**Records for this exercise:**
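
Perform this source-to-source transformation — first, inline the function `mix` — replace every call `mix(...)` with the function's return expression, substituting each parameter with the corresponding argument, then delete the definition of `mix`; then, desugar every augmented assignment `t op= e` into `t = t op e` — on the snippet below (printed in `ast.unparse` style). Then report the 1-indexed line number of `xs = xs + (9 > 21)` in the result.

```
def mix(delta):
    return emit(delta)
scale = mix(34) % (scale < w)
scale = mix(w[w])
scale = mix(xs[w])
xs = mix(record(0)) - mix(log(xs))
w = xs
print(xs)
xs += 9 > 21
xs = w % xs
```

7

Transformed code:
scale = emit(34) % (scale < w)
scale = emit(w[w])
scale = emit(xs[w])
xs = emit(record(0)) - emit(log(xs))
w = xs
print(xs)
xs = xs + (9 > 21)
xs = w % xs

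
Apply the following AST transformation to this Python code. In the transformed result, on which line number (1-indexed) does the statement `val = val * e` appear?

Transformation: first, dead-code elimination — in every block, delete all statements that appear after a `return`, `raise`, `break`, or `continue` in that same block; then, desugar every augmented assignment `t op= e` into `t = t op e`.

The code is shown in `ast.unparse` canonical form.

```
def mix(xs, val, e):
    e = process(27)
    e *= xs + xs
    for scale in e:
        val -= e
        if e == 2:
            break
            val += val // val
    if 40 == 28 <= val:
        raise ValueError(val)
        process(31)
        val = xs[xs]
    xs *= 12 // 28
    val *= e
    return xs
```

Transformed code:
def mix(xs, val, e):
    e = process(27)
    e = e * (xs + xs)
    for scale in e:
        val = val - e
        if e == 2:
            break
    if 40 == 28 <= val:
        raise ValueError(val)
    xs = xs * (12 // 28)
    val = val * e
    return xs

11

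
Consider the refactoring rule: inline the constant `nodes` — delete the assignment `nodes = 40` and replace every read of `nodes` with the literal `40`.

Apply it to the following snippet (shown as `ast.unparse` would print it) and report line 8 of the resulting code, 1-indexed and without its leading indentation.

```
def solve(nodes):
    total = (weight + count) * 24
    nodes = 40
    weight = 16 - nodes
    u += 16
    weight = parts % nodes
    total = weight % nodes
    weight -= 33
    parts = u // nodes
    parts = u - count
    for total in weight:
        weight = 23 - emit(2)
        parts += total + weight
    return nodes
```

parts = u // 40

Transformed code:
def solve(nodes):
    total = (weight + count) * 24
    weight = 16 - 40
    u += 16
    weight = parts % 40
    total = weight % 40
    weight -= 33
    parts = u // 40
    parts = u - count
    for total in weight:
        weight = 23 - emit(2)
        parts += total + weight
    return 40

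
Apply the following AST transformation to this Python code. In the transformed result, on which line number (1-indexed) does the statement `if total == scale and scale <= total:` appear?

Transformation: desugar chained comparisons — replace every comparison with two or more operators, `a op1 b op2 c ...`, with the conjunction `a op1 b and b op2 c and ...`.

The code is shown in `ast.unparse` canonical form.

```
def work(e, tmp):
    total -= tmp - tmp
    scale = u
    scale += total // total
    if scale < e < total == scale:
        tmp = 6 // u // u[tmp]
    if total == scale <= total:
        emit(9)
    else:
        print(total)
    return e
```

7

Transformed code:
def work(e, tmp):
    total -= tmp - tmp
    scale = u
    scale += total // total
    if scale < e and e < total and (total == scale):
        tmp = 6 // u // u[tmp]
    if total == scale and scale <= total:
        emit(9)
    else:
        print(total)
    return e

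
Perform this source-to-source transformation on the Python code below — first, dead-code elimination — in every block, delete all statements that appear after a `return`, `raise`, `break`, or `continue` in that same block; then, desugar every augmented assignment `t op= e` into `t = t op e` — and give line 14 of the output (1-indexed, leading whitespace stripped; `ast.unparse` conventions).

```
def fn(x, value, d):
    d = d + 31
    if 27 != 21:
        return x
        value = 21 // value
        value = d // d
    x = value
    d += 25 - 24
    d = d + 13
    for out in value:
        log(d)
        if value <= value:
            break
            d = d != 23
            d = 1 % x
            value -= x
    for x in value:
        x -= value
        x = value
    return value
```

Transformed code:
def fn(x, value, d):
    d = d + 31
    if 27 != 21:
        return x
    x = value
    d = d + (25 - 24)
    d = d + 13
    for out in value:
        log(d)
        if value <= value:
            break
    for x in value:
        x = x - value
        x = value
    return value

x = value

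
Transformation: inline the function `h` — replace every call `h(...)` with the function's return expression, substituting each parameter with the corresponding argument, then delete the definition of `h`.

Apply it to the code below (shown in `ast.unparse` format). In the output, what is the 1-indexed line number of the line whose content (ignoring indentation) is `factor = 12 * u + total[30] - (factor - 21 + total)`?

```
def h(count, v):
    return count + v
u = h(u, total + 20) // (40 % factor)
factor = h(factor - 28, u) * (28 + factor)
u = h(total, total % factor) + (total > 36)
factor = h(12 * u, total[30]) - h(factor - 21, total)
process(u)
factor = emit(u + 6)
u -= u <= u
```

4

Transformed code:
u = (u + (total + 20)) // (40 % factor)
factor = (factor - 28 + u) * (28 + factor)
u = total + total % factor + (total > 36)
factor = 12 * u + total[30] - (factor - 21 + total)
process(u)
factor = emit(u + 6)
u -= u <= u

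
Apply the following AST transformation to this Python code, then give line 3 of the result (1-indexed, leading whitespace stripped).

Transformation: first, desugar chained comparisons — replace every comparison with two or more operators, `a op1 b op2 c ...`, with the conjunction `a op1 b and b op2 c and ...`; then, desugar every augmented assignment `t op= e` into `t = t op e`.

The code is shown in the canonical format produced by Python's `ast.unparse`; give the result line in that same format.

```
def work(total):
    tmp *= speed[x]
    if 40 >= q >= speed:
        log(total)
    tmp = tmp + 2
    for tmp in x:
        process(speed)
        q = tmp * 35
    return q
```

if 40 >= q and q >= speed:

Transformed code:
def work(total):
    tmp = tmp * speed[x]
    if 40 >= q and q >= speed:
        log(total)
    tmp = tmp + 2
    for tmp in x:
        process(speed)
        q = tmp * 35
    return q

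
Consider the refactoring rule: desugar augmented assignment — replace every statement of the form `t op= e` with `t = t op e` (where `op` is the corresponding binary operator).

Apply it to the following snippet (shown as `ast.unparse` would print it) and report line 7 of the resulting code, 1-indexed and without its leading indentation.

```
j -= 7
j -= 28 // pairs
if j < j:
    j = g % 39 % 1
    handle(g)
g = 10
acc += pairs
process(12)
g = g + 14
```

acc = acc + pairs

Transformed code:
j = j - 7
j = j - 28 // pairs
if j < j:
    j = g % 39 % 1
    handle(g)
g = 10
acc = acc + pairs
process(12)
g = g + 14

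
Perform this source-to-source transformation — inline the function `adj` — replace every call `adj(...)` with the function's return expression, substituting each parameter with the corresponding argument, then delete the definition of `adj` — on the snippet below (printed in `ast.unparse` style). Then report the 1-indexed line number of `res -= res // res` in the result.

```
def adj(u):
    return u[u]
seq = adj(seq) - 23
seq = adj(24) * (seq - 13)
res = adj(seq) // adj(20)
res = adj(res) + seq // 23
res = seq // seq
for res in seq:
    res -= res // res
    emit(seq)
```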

**Aim of the task:** Could you filter the material above and copy each line that holds the word "comparisons"?

**Task answer:**
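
Transformation: desugar chained comparisons — replace every comparison with two or more operators, `a op1 b op2 c ...`, with the conjunction `a op1 b and b op2 c and ...`.
Transformation: first, desugar chained comparisons — replace every comparison with two or more operators, `a op1 b op2 c ...`, with the conjunction `a op1 b and b op2 c and ...`; then, desugar every augmented assignment `t op= e` into `t = t op e`.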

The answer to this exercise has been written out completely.